What is expected ::
How do the records below read from their first line through the line containing "gcd(-15*c^2*n + 45*c^2"? Write those lines out exactly.

Available data ::

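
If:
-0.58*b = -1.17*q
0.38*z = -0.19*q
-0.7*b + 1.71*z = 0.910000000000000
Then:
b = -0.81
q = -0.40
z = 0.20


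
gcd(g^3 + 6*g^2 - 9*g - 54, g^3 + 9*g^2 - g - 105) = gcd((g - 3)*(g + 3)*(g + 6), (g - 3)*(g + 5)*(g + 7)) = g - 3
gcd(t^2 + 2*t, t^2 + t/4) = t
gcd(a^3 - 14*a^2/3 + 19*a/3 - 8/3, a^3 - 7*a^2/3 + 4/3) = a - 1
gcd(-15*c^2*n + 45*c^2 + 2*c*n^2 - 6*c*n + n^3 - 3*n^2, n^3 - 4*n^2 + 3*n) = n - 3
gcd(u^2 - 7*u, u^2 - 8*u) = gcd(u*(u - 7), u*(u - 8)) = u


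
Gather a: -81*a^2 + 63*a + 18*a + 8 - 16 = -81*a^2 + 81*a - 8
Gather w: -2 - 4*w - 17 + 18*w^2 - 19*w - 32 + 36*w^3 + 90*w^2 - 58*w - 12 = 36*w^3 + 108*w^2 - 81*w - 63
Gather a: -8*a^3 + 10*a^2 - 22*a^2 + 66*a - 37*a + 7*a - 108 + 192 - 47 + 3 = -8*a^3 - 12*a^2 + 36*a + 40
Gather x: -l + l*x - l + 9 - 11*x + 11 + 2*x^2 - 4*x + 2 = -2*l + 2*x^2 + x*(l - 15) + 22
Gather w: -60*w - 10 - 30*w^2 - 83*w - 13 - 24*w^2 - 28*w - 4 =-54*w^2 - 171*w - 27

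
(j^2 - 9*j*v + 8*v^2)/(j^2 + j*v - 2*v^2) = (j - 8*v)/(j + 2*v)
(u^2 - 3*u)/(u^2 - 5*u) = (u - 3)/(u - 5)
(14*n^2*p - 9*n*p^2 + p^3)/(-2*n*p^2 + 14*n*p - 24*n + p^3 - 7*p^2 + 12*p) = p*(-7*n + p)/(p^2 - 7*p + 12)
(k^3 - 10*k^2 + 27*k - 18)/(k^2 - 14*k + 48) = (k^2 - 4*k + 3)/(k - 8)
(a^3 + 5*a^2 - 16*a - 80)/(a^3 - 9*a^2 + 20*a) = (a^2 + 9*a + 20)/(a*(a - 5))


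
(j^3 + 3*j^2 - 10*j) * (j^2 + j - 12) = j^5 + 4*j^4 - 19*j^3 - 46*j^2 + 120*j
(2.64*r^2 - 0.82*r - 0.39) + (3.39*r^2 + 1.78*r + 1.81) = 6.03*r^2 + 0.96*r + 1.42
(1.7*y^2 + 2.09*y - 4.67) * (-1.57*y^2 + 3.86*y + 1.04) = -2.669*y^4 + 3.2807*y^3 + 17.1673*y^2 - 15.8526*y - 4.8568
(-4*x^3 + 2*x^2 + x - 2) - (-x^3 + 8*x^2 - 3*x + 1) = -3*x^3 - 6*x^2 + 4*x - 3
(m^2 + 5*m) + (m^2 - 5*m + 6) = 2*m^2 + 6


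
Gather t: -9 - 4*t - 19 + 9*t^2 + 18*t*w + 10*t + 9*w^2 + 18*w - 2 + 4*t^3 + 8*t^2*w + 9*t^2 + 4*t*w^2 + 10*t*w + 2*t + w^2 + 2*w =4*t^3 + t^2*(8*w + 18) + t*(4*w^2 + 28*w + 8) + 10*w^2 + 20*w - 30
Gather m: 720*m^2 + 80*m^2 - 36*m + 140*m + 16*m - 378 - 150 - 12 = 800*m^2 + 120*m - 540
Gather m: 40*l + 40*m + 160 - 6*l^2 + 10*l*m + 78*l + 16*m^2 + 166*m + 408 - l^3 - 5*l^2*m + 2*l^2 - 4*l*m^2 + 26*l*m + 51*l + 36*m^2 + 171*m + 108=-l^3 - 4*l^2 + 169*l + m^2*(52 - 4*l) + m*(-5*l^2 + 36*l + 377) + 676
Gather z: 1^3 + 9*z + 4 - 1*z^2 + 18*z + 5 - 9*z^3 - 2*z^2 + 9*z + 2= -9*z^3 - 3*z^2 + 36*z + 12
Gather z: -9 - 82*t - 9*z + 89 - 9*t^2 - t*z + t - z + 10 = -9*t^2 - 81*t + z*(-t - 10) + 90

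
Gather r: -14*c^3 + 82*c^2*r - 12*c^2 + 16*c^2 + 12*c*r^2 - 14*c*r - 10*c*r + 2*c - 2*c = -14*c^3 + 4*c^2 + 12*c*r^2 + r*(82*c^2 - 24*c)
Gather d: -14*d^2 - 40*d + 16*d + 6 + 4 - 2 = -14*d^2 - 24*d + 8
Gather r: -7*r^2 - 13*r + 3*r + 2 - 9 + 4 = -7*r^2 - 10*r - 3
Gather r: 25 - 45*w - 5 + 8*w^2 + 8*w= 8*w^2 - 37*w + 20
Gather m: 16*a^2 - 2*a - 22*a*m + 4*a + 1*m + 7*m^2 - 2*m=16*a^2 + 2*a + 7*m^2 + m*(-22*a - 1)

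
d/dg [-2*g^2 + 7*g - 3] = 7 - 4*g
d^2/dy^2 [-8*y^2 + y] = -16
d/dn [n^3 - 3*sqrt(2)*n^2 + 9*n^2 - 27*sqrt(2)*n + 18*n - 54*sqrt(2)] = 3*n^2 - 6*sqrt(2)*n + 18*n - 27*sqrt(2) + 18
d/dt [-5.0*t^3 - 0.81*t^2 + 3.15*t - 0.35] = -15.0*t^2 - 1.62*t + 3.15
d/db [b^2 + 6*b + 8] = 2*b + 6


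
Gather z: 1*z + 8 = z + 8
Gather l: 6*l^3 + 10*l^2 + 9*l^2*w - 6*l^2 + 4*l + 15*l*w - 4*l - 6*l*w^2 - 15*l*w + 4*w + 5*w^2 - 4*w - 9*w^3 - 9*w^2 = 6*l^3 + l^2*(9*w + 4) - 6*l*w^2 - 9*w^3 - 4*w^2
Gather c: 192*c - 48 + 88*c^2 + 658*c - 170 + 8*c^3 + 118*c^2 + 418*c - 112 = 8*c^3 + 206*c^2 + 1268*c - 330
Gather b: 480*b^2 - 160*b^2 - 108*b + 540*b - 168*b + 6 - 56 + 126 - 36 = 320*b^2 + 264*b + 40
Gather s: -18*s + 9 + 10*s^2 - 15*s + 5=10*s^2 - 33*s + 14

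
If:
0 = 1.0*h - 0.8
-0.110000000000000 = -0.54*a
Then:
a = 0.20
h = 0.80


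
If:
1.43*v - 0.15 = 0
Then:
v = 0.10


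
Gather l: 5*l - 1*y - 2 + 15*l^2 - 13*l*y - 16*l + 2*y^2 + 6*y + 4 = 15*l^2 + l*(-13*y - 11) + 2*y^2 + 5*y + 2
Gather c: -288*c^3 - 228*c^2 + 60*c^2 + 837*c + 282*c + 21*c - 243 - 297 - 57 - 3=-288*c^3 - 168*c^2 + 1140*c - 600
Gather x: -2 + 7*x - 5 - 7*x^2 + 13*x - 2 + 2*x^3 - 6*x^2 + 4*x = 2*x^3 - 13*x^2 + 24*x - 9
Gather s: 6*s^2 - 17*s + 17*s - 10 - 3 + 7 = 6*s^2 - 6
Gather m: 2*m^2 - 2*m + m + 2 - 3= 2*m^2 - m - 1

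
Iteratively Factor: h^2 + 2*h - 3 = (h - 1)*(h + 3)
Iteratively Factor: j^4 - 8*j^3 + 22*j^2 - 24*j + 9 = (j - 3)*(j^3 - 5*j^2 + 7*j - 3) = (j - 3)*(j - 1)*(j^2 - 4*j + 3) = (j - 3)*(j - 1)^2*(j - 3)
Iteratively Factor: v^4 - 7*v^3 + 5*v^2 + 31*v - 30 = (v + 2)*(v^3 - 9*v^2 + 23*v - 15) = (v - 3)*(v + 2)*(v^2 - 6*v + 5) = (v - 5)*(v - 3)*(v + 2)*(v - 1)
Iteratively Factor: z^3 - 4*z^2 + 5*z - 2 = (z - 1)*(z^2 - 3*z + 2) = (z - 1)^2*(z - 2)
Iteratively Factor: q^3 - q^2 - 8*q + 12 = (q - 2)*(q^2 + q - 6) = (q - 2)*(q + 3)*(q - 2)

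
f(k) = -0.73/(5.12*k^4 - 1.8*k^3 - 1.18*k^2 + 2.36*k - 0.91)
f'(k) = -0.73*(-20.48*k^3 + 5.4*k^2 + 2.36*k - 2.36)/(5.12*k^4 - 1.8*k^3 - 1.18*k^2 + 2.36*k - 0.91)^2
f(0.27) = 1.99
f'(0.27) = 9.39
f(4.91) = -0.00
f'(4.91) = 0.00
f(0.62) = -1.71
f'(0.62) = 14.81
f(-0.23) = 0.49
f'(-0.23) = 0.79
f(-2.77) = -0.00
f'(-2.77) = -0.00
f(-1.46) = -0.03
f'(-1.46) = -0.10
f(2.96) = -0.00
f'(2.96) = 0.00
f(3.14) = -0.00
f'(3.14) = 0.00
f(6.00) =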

Result of this exercise ::
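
If:
-0.58*b = -1.17*q
0.38*z = -0.19*q
-0.7*b + 1.71*z = 0.910000000000000
Then:
b = -0.81
q = -0.40
z = 0.20


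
gcd(g^3 + 6*g^2 - 9*g - 54, g^3 + 9*g^2 - g - 105) = gcd((g - 3)*(g + 3)*(g + 6), (g - 3)*(g + 5)*(g + 7)) = g - 3
gcd(t^2 + 2*t, t^2 + t/4) = t
gcd(a^3 - 14*a^2/3 + 19*a/3 - 8/3, a^3 - 7*a^2/3 + 4/3) = a - 1
gcd(-15*c^2*n + 45*c^2 + 2*c*n^2 - 6*c*n + n^3 - 3*n^2, n^3 - 4*n^2 + 3*n) = n - 3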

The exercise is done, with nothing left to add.